*YOUR TASK*: For each line in the records, produce an exact copy.

+---+

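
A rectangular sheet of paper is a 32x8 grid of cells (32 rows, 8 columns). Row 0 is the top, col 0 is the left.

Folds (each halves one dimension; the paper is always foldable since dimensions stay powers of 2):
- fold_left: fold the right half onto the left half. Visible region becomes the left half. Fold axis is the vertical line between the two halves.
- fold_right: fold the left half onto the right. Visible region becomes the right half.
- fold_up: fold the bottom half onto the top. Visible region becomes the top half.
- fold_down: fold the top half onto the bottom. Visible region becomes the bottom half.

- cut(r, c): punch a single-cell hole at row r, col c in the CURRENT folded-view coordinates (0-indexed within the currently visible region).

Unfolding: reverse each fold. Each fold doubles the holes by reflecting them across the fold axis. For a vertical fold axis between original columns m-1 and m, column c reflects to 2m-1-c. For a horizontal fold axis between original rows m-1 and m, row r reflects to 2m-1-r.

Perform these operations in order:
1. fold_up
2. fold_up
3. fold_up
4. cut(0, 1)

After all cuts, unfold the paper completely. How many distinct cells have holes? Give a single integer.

Answer: 8

Derivation:
Op 1 fold_up: fold axis h@16; visible region now rows[0,16) x cols[0,8) = 16x8
Op 2 fold_up: fold axis h@8; visible region now rows[0,8) x cols[0,8) = 8x8
Op 3 fold_up: fold axis h@4; visible region now rows[0,4) x cols[0,8) = 4x8
Op 4 cut(0, 1): punch at orig (0,1); cuts so far [(0, 1)]; region rows[0,4) x cols[0,8) = 4x8
Unfold 1 (reflect across h@4): 2 holes -> [(0, 1), (7, 1)]
Unfold 2 (reflect across h@8): 4 holes -> [(0, 1), (7, 1), (8, 1), (15, 1)]
Unfold 3 (reflect across h@16): 8 holes -> [(0, 1), (7, 1), (8, 1), (15, 1), (16, 1), (23, 1), (24, 1), (31, 1)]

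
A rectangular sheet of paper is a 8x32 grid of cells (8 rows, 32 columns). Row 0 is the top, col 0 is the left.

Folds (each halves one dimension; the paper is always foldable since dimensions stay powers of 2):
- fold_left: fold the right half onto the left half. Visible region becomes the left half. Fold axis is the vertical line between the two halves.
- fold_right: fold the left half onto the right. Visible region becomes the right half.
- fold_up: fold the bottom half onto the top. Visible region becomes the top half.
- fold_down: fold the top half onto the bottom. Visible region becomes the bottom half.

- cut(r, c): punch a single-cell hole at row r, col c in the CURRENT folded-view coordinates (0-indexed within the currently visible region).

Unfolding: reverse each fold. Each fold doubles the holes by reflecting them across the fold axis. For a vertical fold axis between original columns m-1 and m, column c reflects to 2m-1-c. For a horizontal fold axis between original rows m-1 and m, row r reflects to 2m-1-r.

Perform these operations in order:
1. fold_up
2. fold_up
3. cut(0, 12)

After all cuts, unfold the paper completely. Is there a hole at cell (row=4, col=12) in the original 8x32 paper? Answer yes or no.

Op 1 fold_up: fold axis h@4; visible region now rows[0,4) x cols[0,32) = 4x32
Op 2 fold_up: fold axis h@2; visible region now rows[0,2) x cols[0,32) = 2x32
Op 3 cut(0, 12): punch at orig (0,12); cuts so far [(0, 12)]; region rows[0,2) x cols[0,32) = 2x32
Unfold 1 (reflect across h@2): 2 holes -> [(0, 12), (3, 12)]
Unfold 2 (reflect across h@4): 4 holes -> [(0, 12), (3, 12), (4, 12), (7, 12)]
Holes: [(0, 12), (3, 12), (4, 12), (7, 12)]

Answer: yes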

+---+

*EXERCISE RESPONSE*:
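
A rectangular sheet of paper is a 32x8 grid of cells (32 rows, 8 columns). Row 0 is the top, col 0 is the left.

Folds (each halves one dimension; the paper is always foldable since dimensions stay powers of 2):
- fold_left: fold the right half onto the left half. Visible region becomes the left half. Fold axis is the vertical line between the two halves.
- fold_right: fold the left half onto the right. Visible region becomes the right half.
- fold_up: fold the bottom half onto the top. Visible region becomes the top half.
- fold_down: fold the top half onto the bottom. Visible region becomes the bottom half.

- cut(r, c): punch a single-cell hole at row r, col c in the CURRENT folded-view coordinates (0-indexed within the currently visible region).

Unfolding: reverse each fold. Each fold doubles the holes by reflecting them across the fold axis. For a vertical fold axis between original columns m-1 and m, column c reflects to 2m-1-c. For a horizontal fold axis between original rows m-1 and m, row r reflects to 2m-1-r.

Perform these operations in order:
1. fold_up
2. fold_up
3. fold_up
4. cut(0, 1)

After all cuts, unfold the paper completely. How many distinct cells have holes? Give a single integer.

Answer: 8

Derivation:
Op 1 fold_up: fold axis h@16; visible region now rows[0,16) x cols[0,8) = 16x8
Op 2 fold_up: fold axis h@8; visible region now rows[0,8) x cols[0,8) = 8x8
Op 3 fold_up: fold axis h@4; visible region now rows[0,4) x cols[0,8) = 4x8
Op 4 cut(0, 1): punch at orig (0,1); cuts so far [(0, 1)]; region rows[0,4) x cols[0,8) = 4x8
Unfold 1 (reflect across h@4): 2 holes -> [(0, 1), (7, 1)]
Unfold 2 (reflect across h@8): 4 holes -> [(0, 1), (7, 1), (8, 1), (15, 1)]
Unfold 3 (reflect across h@16): 8 holes -> [(0, 1), (7, 1), (8, 1), (15, 1), (16, 1), (23, 1), (24, 1), (31, 1)]

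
A rectangular sheet of paper is a 8x32 grid of cells (8 rows, 32 columns). Row 0 is the top, col 0 is the left.

Folds (each halves one dimension; the paper is always foldable since dimensions stay powers of 2):
- fold_left: fold the right half onto the left half. Visible region becomes the left half. Fold axis is the vertical line between the two halves.
- fold_right: fold the left half onto the right. Visible region becomes the right half.
- fold_up: fold the bottom half onto the top. Visible region becomes the top half.
- fold_down: fold the top half onto the bottom. Visible region becomes the bottom half.

- cut(r, c): punch a single-cell hole at row r, col c in the CURRENT folded-view coordinates (0-indexed within the currently visible region).

Unfolding: reverse each fold. Each fold doubles the holes by reflecting them across the fold axis. For a vertical fold axis between original columns m-1 and m, column c reflects to 2m-1-c. For a horizontal fold axis between original rows m-1 and m, row r reflects to 2m-1-r.

Perform these operations in order:
1. fold_up
2. fold_up
3. cut(0, 12)

After all cuts, unfold the paper completely. Is there a hole at cell (row=4, col=12) in the original 8x32 paper? Answer yes or no.

Op 1 fold_up: fold axis h@4; visible region now rows[0,4) x cols[0,32) = 4x32
Op 2 fold_up: fold axis h@2; visible region now rows[0,2) x cols[0,32) = 2x32
Op 3 cut(0, 12): punch at orig (0,12); cuts so far [(0, 12)]; region rows[0,2) x cols[0,32) = 2x32
Unfold 1 (reflect across h@2): 2 holes -> [(0, 12), (3, 12)]
Unfold 2 (reflect across h@4): 4 holes -> [(0, 12), (3, 12), (4, 12), (7, 12)]
Holes: [(0, 12), (3, 12), (4, 12), (7, 12)]

Answer: yes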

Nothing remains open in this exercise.